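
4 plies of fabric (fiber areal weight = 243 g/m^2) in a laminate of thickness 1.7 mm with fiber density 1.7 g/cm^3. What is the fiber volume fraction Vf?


Vf = n * FAW / (rho_f * h * 1000) = 4 * 243 / (1.7 * 1.7 * 1000) = 0.3363

0.3363


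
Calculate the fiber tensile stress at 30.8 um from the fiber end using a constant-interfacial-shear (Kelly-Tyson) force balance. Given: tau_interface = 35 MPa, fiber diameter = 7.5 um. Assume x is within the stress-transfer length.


Force balance: sigma_f * (pi*d^2/4) = tau * (pi*d) * x  ->  sigma_f = 4 * tau * x / d
sigma_f = 4 * 35 * 30.8 / 7.5 = 574.9 MPa

574.9 MPa


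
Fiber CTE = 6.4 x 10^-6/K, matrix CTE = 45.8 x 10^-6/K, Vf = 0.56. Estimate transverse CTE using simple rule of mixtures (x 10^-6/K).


alpha_2 = alpha_f*Vf + alpha_m*(1-Vf) = 6.4*0.56 + 45.8*0.44 = 23.7 x 10^-6/K

23.7 x 10^-6/K


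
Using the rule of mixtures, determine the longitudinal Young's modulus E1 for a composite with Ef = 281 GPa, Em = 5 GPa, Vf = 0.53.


E1 = Ef*Vf + Em*(1-Vf) = 281*0.53 + 5*0.47 = 151.28 GPa

151.28 GPa


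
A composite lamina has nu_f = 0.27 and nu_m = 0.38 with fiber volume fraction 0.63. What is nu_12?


nu_12 = nu_f*Vf + nu_m*(1-Vf) = 0.27*0.63 + 0.38*0.37 = 0.3107

0.3107


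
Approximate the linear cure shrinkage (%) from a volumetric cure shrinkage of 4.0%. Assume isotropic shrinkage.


Linear shrinkage ≈ vol_shrink/3 = 4.0/3 = 1.333%

1.333%


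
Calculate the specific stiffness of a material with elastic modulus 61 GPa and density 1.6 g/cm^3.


Specific stiffness = E/rho = 61/1.6 = 38.1 GPa/(g/cm^3)

38.1 GPa/(g/cm^3)


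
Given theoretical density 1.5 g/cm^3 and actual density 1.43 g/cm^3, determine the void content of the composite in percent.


Void% = (rho_theo - rho_actual)/rho_theo * 100 = (1.5 - 1.43)/1.5 * 100 = 4.67%

4.67%


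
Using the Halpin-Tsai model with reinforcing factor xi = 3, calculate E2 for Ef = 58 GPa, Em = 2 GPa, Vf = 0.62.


eta = (Ef/Em - 1)/(Ef/Em + xi) = (29.0 - 1)/(29.0 + 3) = 0.875
E2 = Em*(1+xi*eta*Vf)/(1-eta*Vf) = 11.49 GPa

11.49 GPa


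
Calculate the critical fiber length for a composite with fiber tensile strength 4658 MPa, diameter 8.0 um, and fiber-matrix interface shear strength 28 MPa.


Lc = sigma_f * d / (2 * tau_i) = 4658 * 8.0 / (2 * 28) = 665.4 um

665.4 um


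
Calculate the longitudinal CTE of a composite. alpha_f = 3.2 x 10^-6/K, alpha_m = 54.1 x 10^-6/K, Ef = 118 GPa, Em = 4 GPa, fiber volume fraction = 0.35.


E1 = Ef*Vf + Em*(1-Vf) = 43.9
alpha_1 = (alpha_f*Ef*Vf + alpha_m*Em*(1-Vf))/E1 = 6.21 x 10^-6/K

6.21 x 10^-6/K


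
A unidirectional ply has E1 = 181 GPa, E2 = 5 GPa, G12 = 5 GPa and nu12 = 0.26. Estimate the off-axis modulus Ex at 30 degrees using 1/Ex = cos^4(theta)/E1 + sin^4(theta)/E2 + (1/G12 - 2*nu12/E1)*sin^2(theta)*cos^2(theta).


cos^4(30) = 0.5625, sin^4(30) = 0.0625, sin^2(30)*cos^2(30) = 0.1875
1/G12 - 2*nu12/E1 = 1/5 - 2*0.26/181 = 0.197127 GPa^-1
1/Ex = 0.5625/181 + 0.0625/5 + 0.197127*0.1875 = 0.0525691 GPa^-1
Ex = 19.02 GPa

19.02 GPa


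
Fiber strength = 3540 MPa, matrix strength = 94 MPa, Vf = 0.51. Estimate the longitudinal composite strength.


sigma_1 = sigma_f*Vf + sigma_m*(1-Vf) = 3540*0.51 + 94*0.49 = 1851.5 MPa

1851.5 MPa


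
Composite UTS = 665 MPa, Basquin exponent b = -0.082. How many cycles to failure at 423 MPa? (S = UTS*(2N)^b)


N = 0.5 * (S/UTS)^(1/b) = 0.5 * (423/665)^(1/-0.082) = 124.4753 cycles

124.4753 cycles


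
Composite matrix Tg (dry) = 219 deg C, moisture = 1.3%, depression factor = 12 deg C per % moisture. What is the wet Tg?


Tg_wet = Tg_dry - k*moisture = 219 - 12*1.3 = 203.4 deg C

203.4 deg C


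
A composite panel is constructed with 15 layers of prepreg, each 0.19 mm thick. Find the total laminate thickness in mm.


h = n * t_ply = 15 * 0.19 = 2.85 mm

2.85 mm


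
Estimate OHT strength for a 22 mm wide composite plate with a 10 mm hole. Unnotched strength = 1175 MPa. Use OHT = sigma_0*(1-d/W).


OHT = sigma_0*(1-d/W) = 1175*(1-10/22) = 640.9 MPa

640.9 MPa


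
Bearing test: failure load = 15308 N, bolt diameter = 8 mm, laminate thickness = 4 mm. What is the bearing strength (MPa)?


sigma_br = F/(d*h) = 15308/(8*4) = 478.4 MPa

478.4 MPa


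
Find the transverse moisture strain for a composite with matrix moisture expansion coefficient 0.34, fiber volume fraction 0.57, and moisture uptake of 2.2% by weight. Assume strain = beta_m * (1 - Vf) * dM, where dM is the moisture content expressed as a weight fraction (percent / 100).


dM = 2.2/100 = 0.022
strain = beta_m * (1-Vf) * dM = 0.34 * 0.43 * 0.022 = 0.0032164

0.0032164


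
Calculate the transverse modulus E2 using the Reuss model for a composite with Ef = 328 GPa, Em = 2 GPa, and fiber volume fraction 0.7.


1/E2 = Vf/Ef + (1-Vf)/Em = 0.7/328 + 0.3/2
E2 = 6.57 GPa

6.57 GPa


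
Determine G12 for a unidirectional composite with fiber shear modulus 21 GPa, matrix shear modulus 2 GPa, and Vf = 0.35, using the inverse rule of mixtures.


1/G12 = Vf/Gf + (1-Vf)/Gm = 0.35/21 + 0.65/2
G12 = 2.93 GPa

2.93 GPa


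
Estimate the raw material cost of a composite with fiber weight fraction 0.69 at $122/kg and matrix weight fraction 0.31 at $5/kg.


Cost = cost_f*Wf + cost_m*Wm = 122*0.69 + 5*0.31 = $85.73/kg

$85.73/kg


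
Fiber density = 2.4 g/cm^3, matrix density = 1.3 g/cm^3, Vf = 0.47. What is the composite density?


rho_c = rho_f*Vf + rho_m*(1-Vf) = 2.4*0.47 + 1.3*0.53 = 1.817 g/cm^3

1.817 g/cm^3


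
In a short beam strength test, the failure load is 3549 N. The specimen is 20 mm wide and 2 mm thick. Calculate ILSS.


ILSS = 3F/(4bh) = 3*3549/(4*20*2) = 66.54 MPa

66.54 MPa


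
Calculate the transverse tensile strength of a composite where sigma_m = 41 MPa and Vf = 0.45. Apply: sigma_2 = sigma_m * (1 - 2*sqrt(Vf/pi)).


factor = 1 - 2*sqrt(0.45/pi) = 0.2431
sigma_2 = 41 * 0.2431 = 9.97 MPa

9.97 MPa


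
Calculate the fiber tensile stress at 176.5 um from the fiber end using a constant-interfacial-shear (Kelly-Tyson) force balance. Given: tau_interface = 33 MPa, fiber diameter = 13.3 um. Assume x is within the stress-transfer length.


Force balance: sigma_f * (pi*d^2/4) = tau * (pi*d) * x  ->  sigma_f = 4 * tau * x / d
sigma_f = 4 * 33 * 176.5 / 13.3 = 1751.7 MPa

1751.7 MPa


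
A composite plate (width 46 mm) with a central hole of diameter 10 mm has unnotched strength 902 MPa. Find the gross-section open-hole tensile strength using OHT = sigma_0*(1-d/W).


OHT = sigma_0*(1-d/W) = 902*(1-10/46) = 705.9 MPa

705.9 MPa


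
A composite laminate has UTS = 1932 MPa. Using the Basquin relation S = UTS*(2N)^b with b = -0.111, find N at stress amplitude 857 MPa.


N = 0.5 * (S/UTS)^(1/b) = 0.5 * (857/1932)^(1/-0.111) = 757.5078 cycles

757.5078 cycles


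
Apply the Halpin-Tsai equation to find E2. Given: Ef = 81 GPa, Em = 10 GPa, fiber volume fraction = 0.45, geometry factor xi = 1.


eta = (Ef/Em - 1)/(Ef/Em + xi) = (8.1 - 1)/(8.1 + 1) = 0.7802
E2 = Em*(1+xi*eta*Vf)/(1-eta*Vf) = 20.82 GPa

20.82 GPa


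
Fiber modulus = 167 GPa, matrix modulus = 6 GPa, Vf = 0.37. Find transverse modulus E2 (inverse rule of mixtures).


1/E2 = Vf/Ef + (1-Vf)/Em = 0.37/167 + 0.63/6
E2 = 9.33 GPa

9.33 GPa


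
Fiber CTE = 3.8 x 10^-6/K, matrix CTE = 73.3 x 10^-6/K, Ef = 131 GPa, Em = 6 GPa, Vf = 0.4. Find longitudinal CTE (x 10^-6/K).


E1 = Ef*Vf + Em*(1-Vf) = 56.0
alpha_1 = (alpha_f*Ef*Vf + alpha_m*Em*(1-Vf))/E1 = 8.27 x 10^-6/K

8.27 x 10^-6/K


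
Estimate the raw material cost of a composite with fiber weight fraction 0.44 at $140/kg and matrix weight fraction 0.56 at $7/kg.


Cost = cost_f*Wf + cost_m*Wm = 140*0.44 + 7*0.56 = $65.52/kg

$65.52/kg


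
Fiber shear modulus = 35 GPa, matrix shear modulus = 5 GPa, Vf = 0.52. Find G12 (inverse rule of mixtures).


1/G12 = Vf/Gf + (1-Vf)/Gm = 0.52/35 + 0.48/5
G12 = 9.02 GPa

9.02 GPa


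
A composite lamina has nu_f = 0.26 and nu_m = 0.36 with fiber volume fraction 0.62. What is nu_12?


nu_12 = nu_f*Vf + nu_m*(1-Vf) = 0.26*0.62 + 0.36*0.38 = 0.298

0.298


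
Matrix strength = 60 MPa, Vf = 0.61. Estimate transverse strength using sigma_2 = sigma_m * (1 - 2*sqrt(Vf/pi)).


factor = 1 - 2*sqrt(0.61/pi) = 0.1187
sigma_2 = 60 * 0.1187 = 7.12 MPa

7.12 MPa


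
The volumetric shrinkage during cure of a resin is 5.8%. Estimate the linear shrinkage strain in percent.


Linear shrinkage ≈ vol_shrink/3 = 5.8/3 = 1.933%

1.933%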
══════
Nothing from before the line containing "A composite lamina has nu_f = 0.26" should appear; copy that line and each one after it through the last line of the entries, exactly.

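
A composite lamina has nu_f = 0.26 and nu_m = 0.36 with fiber volume fraction 0.62. What is nu_12?


nu_12 = nu_f*Vf + nu_m*(1-Vf) = 0.26*0.62 + 0.36*0.38 = 0.298

0.298


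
Matrix strength = 60 MPa, Vf = 0.61. Estimate transverse strength using sigma_2 = sigma_m * (1 - 2*sqrt(Vf/pi)).


factor = 1 - 2*sqrt(0.61/pi) = 0.1187
sigma_2 = 60 * 0.1187 = 7.12 MPa

7.12 MPa


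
The volumetric shrinkage during cure of a resin is 5.8%. Estimate the linear shrinkage strain in percent.


Linear shrinkage ≈ vol_shrink/3 = 5.8/3 = 1.933%

1.933%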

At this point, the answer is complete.